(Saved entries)
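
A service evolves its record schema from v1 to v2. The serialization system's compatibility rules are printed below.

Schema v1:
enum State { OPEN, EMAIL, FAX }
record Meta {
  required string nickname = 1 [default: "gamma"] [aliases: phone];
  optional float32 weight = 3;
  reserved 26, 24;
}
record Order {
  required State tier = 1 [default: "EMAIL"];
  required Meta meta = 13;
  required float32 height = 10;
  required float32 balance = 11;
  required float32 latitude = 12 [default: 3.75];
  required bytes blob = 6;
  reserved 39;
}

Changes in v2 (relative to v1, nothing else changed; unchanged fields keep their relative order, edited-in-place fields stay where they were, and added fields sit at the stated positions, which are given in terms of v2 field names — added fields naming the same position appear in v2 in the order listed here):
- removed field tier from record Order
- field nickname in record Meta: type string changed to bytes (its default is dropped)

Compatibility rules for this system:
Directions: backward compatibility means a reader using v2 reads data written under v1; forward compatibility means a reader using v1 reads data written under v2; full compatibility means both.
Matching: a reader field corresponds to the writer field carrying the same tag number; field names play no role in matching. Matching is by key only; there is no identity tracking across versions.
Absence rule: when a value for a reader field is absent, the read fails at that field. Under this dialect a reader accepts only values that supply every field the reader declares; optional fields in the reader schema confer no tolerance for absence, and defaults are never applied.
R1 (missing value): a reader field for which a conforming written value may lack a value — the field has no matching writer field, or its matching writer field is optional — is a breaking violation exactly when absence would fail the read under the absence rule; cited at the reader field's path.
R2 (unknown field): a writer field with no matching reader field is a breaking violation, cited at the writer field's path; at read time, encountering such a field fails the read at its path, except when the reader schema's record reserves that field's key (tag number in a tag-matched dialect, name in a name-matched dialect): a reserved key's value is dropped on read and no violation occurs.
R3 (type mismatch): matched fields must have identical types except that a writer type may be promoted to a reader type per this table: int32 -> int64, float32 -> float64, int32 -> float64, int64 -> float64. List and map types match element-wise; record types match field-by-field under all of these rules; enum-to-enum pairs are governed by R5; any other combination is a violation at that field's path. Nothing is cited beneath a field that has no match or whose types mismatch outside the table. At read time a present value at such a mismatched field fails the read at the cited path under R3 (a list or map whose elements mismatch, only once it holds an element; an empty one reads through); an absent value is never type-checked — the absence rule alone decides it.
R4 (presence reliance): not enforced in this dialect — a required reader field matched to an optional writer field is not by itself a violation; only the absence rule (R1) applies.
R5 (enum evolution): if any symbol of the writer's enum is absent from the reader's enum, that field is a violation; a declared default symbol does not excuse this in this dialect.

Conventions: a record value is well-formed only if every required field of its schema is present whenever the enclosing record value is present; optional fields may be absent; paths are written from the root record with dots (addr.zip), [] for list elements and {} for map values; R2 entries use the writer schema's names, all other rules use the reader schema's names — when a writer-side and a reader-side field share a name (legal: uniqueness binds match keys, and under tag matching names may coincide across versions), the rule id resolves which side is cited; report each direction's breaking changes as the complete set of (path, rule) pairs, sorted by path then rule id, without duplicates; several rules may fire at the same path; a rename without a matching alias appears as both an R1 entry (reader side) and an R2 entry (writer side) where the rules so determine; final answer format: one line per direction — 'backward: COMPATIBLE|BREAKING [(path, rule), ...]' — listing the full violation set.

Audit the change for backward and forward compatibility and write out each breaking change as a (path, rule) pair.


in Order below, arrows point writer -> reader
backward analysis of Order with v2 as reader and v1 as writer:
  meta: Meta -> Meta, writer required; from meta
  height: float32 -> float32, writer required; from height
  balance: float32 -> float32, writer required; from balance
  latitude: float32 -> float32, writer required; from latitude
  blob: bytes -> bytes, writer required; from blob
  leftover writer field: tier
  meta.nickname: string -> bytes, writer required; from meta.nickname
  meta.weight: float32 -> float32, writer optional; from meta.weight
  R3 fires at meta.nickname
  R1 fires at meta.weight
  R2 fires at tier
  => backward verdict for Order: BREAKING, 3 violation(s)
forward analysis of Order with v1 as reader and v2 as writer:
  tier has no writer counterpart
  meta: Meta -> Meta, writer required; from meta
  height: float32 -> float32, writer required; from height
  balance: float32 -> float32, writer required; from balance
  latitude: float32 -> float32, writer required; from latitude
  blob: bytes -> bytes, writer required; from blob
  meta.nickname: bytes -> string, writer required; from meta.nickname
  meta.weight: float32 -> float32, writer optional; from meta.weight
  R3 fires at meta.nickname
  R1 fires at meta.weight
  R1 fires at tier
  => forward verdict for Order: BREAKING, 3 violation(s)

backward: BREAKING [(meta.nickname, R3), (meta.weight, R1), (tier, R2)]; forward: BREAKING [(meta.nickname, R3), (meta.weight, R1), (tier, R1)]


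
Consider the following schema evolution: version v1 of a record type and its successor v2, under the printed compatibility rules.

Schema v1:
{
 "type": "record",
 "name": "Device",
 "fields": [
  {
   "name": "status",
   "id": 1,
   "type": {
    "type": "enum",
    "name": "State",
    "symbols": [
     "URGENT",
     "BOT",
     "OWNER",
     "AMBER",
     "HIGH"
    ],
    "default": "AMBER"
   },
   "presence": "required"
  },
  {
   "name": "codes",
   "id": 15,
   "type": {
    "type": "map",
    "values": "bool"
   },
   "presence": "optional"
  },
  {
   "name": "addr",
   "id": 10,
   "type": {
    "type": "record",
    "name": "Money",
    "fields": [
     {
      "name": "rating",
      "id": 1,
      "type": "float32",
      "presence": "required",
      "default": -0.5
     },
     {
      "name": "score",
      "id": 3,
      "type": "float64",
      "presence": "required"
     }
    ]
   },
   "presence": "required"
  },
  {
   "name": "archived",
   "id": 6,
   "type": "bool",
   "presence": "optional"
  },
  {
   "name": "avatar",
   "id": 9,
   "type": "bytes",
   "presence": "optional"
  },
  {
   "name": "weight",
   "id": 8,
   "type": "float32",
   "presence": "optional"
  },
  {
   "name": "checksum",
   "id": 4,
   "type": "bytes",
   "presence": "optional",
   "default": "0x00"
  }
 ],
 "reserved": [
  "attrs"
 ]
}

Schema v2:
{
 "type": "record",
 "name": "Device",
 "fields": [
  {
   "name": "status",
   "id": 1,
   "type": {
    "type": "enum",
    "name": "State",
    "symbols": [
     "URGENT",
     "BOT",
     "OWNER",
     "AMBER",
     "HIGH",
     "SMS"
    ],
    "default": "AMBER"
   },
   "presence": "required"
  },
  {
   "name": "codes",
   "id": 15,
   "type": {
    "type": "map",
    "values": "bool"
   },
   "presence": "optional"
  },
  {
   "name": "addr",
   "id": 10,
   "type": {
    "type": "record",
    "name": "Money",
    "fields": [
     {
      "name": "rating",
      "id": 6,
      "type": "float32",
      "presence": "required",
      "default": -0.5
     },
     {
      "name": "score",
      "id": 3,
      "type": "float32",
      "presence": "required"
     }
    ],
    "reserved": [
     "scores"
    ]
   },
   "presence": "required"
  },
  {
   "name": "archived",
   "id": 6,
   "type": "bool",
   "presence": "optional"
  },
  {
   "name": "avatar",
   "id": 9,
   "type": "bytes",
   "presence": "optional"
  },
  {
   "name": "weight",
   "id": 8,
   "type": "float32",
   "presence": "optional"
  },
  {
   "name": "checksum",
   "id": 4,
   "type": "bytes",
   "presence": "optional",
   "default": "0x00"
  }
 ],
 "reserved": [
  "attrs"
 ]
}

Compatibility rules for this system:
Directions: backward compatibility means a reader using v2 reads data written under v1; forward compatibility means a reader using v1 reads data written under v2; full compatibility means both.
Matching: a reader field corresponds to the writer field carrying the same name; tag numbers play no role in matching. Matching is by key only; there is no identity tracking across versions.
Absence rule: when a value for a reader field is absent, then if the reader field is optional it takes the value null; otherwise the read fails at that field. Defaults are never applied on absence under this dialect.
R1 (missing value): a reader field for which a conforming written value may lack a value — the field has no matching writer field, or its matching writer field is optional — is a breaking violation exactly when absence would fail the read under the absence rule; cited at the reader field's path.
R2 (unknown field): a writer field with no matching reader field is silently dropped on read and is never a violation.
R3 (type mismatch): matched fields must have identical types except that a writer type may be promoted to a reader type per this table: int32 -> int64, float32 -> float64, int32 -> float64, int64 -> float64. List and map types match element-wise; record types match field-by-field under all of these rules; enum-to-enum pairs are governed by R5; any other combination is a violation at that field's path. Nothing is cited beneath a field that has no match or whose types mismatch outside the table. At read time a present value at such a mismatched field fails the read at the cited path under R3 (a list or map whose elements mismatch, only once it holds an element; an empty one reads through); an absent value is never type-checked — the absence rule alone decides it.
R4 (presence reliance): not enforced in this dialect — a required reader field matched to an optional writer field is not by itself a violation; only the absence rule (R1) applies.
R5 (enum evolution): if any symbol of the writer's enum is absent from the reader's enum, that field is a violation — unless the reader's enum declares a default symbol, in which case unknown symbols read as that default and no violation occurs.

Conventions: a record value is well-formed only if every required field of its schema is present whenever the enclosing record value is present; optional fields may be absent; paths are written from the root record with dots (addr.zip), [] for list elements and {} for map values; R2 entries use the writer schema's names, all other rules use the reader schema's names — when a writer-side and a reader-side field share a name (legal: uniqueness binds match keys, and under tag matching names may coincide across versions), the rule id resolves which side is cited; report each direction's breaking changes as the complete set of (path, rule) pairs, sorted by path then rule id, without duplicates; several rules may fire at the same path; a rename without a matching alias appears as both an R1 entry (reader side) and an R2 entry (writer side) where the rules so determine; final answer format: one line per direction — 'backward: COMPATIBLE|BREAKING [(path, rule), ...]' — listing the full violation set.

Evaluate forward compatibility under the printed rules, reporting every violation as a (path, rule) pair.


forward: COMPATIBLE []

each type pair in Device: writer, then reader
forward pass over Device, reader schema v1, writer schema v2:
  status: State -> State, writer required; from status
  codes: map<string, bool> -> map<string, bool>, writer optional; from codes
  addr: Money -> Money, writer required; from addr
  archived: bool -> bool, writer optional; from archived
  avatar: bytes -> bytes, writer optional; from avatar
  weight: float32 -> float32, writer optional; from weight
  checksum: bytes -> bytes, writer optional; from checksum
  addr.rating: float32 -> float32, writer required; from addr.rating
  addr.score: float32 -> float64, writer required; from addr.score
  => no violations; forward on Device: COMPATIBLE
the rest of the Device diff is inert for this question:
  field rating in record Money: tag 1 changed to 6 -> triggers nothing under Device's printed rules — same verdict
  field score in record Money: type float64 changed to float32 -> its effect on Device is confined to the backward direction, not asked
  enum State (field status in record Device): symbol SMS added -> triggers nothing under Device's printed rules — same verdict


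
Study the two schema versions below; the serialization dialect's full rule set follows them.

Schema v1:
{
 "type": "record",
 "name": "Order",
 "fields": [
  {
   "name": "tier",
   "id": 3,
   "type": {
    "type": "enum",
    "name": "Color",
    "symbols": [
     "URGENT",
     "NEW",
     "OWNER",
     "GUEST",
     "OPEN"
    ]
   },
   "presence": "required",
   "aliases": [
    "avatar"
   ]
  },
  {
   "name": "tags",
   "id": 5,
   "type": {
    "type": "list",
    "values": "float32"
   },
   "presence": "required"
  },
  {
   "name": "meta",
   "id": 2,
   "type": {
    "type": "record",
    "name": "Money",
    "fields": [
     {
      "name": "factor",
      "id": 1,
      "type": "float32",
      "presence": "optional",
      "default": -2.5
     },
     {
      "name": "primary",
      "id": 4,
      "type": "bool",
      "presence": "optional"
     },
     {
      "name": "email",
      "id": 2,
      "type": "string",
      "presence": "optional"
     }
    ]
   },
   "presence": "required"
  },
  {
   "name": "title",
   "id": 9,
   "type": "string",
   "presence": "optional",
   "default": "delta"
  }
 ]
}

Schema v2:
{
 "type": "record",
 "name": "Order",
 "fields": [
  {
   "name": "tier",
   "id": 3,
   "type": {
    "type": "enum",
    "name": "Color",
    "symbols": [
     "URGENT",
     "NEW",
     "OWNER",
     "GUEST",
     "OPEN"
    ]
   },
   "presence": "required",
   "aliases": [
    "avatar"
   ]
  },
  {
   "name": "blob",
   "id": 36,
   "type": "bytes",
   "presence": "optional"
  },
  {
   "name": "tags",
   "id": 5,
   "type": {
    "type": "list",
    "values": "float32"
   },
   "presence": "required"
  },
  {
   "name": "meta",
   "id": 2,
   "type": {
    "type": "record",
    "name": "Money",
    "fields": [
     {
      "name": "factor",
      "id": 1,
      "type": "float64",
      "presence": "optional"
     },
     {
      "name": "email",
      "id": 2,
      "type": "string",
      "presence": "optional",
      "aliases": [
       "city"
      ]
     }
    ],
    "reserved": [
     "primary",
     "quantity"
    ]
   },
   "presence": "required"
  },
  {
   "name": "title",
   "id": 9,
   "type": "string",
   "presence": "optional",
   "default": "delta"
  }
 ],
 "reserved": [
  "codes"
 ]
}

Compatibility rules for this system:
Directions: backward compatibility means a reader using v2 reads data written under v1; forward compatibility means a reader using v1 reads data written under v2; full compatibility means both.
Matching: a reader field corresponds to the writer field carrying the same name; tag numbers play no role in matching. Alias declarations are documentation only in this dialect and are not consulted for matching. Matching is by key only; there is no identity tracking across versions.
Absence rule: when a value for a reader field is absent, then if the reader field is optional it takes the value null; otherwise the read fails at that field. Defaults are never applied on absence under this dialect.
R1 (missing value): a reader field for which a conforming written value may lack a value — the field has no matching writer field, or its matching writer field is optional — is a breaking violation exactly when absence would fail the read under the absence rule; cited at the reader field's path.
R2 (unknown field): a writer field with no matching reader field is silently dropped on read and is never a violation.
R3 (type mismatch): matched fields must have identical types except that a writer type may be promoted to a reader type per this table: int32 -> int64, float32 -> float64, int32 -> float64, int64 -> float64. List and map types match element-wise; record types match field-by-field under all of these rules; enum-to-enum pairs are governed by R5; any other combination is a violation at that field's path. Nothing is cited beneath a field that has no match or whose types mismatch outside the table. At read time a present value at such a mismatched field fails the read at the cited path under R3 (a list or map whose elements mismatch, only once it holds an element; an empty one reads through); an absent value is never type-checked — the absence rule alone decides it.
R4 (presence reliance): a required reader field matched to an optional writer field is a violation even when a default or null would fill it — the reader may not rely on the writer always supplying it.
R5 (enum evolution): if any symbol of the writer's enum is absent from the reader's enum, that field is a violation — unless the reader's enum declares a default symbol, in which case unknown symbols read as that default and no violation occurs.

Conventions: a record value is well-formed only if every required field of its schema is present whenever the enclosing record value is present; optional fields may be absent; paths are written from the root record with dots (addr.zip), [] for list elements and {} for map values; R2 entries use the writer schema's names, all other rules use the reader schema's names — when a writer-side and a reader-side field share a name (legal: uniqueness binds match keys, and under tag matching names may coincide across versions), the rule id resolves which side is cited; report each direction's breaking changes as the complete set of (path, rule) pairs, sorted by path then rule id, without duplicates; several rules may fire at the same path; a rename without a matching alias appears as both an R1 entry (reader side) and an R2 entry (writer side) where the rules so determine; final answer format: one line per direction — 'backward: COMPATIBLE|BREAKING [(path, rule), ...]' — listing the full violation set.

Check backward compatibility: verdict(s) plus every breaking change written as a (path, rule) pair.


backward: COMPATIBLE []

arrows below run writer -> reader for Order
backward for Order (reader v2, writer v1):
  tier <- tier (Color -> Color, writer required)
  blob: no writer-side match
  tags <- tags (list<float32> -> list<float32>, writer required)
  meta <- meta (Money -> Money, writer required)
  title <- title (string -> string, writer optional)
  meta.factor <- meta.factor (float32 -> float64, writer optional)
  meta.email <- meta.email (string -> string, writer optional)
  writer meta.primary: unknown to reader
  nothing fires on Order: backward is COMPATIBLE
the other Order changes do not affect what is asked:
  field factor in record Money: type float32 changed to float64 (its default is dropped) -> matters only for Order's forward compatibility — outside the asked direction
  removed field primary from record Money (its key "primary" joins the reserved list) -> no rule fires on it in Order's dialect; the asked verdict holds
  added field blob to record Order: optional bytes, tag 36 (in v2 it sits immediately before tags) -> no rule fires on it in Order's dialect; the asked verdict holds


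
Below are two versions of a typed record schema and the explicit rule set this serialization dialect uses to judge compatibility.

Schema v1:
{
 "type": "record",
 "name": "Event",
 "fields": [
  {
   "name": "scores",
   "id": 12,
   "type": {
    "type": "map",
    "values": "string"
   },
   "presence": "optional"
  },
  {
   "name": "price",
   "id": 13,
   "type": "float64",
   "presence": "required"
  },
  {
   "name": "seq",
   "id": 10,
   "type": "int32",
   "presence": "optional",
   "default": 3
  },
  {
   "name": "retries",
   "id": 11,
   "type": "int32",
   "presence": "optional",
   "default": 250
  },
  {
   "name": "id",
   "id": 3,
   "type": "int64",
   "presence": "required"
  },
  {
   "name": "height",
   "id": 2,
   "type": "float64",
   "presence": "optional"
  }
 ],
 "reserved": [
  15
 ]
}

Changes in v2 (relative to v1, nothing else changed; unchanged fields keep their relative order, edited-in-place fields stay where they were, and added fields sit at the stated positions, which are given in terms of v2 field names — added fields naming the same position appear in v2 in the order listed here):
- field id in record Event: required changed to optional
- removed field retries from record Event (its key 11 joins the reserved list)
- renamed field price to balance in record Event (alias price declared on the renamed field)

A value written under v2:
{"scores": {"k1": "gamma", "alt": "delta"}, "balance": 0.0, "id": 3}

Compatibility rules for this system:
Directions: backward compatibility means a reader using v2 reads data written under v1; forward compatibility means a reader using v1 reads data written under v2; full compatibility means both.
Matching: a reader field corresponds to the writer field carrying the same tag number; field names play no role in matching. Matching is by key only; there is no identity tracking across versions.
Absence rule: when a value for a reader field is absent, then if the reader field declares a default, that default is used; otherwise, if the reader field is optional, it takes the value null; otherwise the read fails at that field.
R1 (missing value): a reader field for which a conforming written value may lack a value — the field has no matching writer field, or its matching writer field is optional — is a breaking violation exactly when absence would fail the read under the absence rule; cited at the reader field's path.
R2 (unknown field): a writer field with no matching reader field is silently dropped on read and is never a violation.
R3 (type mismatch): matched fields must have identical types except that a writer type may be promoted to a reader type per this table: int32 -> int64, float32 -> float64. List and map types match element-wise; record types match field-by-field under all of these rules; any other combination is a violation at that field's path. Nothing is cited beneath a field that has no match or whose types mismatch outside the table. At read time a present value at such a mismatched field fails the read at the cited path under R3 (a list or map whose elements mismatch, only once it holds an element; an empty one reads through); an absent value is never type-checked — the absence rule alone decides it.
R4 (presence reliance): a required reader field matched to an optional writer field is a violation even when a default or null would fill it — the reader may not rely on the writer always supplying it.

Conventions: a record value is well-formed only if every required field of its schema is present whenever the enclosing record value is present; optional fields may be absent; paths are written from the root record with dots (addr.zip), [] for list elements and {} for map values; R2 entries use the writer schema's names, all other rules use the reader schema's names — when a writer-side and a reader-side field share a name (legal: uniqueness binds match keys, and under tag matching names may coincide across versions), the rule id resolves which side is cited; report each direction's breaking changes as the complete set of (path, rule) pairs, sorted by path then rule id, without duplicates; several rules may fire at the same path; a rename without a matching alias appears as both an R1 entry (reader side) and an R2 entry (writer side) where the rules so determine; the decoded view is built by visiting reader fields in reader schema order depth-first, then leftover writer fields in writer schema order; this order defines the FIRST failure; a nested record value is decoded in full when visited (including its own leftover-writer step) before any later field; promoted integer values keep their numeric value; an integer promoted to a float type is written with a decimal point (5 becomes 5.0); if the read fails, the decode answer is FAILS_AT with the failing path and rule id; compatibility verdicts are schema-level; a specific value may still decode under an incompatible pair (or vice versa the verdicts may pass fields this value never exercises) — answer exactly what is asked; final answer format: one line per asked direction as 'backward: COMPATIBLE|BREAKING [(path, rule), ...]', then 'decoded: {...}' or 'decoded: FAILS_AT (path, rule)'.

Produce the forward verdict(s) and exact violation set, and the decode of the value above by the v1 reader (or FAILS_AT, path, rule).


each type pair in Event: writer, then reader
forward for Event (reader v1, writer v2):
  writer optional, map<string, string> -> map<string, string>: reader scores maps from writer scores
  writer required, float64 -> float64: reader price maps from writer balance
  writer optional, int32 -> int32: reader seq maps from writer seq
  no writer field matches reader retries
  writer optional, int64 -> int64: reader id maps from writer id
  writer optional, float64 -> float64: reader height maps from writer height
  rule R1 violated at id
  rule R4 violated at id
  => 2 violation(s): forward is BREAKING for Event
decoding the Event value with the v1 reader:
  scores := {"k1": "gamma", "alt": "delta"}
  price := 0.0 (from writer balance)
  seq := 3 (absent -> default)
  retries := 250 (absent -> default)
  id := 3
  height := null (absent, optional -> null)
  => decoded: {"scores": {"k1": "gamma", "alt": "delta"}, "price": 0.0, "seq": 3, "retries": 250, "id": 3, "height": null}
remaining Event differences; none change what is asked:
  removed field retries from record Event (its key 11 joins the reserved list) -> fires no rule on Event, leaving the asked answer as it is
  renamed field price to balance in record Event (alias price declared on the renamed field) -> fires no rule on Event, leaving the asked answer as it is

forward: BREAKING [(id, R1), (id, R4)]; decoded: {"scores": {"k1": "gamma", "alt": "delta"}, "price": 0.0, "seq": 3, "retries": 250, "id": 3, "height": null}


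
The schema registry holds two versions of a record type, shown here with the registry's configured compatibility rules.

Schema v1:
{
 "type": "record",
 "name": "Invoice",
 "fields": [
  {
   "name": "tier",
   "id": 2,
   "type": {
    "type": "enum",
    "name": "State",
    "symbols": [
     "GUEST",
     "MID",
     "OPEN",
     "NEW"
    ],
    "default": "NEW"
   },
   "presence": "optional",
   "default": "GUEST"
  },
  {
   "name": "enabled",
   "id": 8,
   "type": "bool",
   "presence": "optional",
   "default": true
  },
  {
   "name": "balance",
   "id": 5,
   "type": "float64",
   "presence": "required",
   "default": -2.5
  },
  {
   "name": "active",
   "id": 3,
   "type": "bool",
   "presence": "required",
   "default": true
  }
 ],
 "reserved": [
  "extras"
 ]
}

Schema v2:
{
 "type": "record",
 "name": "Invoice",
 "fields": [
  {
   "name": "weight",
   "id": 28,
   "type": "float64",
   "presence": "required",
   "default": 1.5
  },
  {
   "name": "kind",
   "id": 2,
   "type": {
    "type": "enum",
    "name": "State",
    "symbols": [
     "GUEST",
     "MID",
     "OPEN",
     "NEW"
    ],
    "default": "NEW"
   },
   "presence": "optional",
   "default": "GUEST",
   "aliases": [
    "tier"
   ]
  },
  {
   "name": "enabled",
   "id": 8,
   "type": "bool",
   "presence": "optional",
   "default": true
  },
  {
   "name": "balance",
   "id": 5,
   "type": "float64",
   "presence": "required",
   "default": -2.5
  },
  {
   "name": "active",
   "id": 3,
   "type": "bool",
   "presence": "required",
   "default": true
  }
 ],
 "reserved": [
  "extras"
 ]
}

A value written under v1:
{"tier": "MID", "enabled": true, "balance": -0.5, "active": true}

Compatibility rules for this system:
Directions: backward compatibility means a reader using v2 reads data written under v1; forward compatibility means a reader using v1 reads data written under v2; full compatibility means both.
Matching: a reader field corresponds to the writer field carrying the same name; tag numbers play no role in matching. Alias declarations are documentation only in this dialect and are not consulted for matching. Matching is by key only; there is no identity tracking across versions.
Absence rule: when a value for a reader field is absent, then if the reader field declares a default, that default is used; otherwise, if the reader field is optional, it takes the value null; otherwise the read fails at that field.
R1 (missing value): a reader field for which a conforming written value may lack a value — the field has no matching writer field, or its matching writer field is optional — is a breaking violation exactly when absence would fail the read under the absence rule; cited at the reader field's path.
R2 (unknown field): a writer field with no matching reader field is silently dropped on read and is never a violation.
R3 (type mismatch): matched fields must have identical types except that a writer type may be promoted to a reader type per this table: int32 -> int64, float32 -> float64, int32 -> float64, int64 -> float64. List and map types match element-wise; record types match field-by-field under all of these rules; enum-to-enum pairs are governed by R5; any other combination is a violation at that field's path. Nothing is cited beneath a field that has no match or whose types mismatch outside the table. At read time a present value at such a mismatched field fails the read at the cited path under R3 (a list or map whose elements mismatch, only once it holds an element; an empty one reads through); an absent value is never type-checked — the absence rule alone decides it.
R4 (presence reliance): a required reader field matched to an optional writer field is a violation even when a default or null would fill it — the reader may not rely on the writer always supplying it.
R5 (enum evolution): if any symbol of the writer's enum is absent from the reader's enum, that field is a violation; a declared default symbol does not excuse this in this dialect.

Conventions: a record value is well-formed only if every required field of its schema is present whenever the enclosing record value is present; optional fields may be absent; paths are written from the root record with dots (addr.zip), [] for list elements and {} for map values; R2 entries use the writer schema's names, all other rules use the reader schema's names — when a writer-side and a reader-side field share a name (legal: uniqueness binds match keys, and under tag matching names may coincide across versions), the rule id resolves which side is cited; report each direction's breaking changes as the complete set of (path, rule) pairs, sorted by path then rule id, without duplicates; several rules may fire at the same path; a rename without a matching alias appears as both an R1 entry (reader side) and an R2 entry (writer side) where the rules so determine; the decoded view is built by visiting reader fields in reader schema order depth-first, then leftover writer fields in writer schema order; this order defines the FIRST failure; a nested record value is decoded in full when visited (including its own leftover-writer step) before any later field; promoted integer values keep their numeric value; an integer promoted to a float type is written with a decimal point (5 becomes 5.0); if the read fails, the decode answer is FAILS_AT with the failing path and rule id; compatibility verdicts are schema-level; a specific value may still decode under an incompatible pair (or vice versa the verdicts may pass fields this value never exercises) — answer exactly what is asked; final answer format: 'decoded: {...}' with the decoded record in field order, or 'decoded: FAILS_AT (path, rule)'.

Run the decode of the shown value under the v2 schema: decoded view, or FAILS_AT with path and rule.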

◆ What is needed:
Lines above that include the string "serialization" need to be copied.

◆ Your response:
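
A service evolves its record schema from v1 to v2. The serialization system's compatibility rules are printed below.
Study the two schema versions below; the serialization dialect's full rule set follows them.
Below are two versions of a typed record schema and the explicit rule set this serialization dialect uses to judge compatibility.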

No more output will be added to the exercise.